Your assignment >> Only the lines below between the ones containing "Study the local data of the function below." and "Follow the path", inclusive, are to be reproduced, each exactly as it stands.

*** Opening Dataset content ***

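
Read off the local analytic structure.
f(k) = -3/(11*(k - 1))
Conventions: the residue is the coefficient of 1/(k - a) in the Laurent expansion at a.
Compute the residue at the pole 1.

At the order-1 pole 1 set g(k) = (k - (1))*f(k) = -3/11.
Simple pole: residue = g(a) at a = 1, which is -3/11.

The residue is -3/11.


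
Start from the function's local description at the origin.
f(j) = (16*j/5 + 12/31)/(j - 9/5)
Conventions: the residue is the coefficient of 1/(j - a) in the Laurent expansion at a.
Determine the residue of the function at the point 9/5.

At the order-1 pole 9/5 set g(j) = (j - (9/5))*f(j) = 16*j/5 + 12/31.
Simple pole: residue = g(a) at a = 9/5, which is 4764/775.

The residue is 4764/775.


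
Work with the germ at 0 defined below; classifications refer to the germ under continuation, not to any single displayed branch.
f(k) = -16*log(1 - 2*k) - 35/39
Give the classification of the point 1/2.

The term (-16)*log(1 - k/(1/2)) has argument 1 - 1/2/(1/2) = 0 at 1/2: a logarithmic (infinitely-sheeted) branch point; the remaining terms are analytic or single-valued there.

The point is a logarithmic branch point.


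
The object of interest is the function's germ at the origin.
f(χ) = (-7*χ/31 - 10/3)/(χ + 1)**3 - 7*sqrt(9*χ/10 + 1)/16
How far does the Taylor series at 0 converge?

The radius of convergence is 1.

Denominator factor (χ + 1)^3: pole of order 3 at -1, modulus 1.
Branch term (-7/16)*sqrt(1 - χ/(-10/9)): its argument vanishes at χ = -10/9, a square-root branch point, modulus 10/9.
The radius of convergence is the smallest modulus among the singular points: 1.


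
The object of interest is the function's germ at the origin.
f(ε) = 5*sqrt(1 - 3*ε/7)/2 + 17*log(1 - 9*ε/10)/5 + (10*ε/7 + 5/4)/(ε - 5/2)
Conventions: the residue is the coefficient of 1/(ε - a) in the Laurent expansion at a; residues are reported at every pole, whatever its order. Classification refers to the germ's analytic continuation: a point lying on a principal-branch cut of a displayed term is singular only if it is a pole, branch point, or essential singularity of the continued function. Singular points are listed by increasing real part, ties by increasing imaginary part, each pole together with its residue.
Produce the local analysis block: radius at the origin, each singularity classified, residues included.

Denominator factor (ε - 5/2): pole of order 1 at 5/2, modulus 5/2.
Branch term (5/2)*sqrt(1 - ε/(7/3)): its argument vanishes at ε = 7/3, a square-root branch point, modulus 7/3.
Branch term (17/5)*log(1 - ε/(10/9)): its argument vanishes at ε = 10/9, a logarithmic branch point, modulus 10/9.
The radius of convergence is the smallest modulus among the singular points: 10/9.
The branch terms are analytic at 5/2 and contribute nothing to the residue; only the rational part matters.
At the order-1 pole 5/2 set g(ε) = (ε - (5/2))*(rational part) = 10*ε/7 + 5/4.
Simple pole: residue = g(a) at a = 5/2, which is 135/28.
List the singular points by increasing real part (a conjugate pair: the negative imaginary part first).

Radius of convergence at 0: 10/9.
At 10/9: a logarithmic branch point.
At 7/3: an algebraic (square-root) branch point.
At 5/2: a pole of order 1; residue 135/28.


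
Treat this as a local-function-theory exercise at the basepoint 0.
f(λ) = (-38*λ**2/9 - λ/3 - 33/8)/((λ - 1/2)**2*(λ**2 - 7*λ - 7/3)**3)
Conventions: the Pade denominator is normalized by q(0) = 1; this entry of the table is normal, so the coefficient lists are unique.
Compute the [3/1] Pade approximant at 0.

The Pade approximant has numerator coefficients [891/686, -474765345/1426376476, 16613268405/1426376476, 76466226435/9984635332]; denominator coefficients [1, 9695463/2079266].

Taylor coefficients needed (expand at 0): a_0 = 891/686, a_1 = -4383/686, a_2 = 198993/4802, a_3 = -1299/7, a_4 = 29086389/33614.
Write the denominator as Q(λ) = 1 + q1*λ. Requiring Q*f - P = O(λ^5) with deg P <= 3 kills the coefficients of λ^4..λ^4 in Q*f:
  λ^4: a_4 + q1*a_3 = 0, i.e. 29086389/33614 + (-1299/7)*q1 = 0.
Solving this linear system: q1 = 9695463/2079266.
The numerator is Q*f truncated at degree 3: P0 = a_0 = 891/686; P1 = a_1 + q1*a_0 = -474765345/1426376476; P2 = a_2 + q1*a_1 = 16613268405/1426376476; P3 = a_3 + q1*a_2 = 76466226435/9984635332.


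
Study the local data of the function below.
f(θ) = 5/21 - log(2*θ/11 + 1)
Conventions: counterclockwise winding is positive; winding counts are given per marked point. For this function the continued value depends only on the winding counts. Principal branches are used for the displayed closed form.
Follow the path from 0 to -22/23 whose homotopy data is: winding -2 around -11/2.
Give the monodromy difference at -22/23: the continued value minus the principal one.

The rational part is single-valued and drops out of the difference; each branch term changes only by its own monodromy.
(-1)*log(1 - θ/(-11/2)): each positive loop around -11/2 adds 2*pi*i to the log, so winding -2 contributes (-1)*(-2)*2*pi*i = (4)*pi*i.
Summing the contributions at θ = -22/23 gives (4)*pi*i.

Continued minus principal equals (4)*pi*i.


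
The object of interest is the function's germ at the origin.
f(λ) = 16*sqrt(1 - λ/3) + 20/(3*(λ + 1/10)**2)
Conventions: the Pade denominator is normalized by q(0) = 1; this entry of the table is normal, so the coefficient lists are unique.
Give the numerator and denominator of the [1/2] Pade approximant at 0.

Taylor coefficients needed (expand at 0): a_0 = 2048/3, a_1 = -13336, a_2 = 1799998/9, a_3 = -72000001/27.
Write the denominator as Q(λ) = 1 + q1*λ + q2*λ^2. Requiring Q*f - P = O(λ^4) with deg P <= 1 kills the coefficients of λ^2..λ^3 in Q*f:
  λ^2: a_2 + q1*a_1 + q2*a_0 = 0, i.e. 1799998/9 + (-13336)*q1 + (2048/3)*q2 = 0.
  λ^3: a_3 + q1*a_2 + q2*a_1 = 0, i.e. -72000001/27 + (1799998/9)*q1 + (-13336)*q2 = 0.
Solving this linear system: q1 = 186377603/9093948, q2 = 3906703913/36375792.
The numerator is Q*f truncated at degree 1: P0 = a_0 = 2048/3; P1 = a_1 + q1*a_0 = 4467664840/6820461.

The Pade approximant has numerator coefficients [2048/3, 4467664840/6820461]; denominator coefficients [1, 186377603/9093948, 3906703913/36375792].


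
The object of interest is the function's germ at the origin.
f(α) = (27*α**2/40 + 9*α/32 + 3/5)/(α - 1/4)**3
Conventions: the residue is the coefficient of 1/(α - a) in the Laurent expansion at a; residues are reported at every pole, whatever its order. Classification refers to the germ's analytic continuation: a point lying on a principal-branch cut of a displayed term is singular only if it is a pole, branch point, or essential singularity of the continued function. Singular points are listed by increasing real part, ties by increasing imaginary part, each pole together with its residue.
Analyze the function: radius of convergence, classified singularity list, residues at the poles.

Radius of convergence at 0: 1/4.
At 1/4: a pole of order 3; residue 27/40.

Denominator factor (α - 1/4)^3: pole of order 3 at 1/4, modulus 1/4.
The radius of convergence is the smallest modulus among the singular points: 1/4.
At the order-3 pole 1/4 set g(α) = (α - (1/4))^3*f(α) = 27*α**2/40 + 9*α/32 + 3/5.
Order-3 pole: residue = g''(a)/2; g''(1/4) = 27/20, so the residue is 27/40.


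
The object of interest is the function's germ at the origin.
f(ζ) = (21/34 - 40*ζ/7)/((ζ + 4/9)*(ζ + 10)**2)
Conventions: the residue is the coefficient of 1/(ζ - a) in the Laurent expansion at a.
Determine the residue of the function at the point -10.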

*** Closing Dataset content ***

Answer >>
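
Study the local data of the function below.
f(θ) = 5/21 - log(2*θ/11 + 1)
Conventions: counterclockwise winding is positive; winding counts are given per marked point. For this function the continued value depends only on the winding counts. Principal branches are used for the displayed closed form.
Follow the path from 0 to -22/23 whose homotopy data is: winding -2 around -11/2.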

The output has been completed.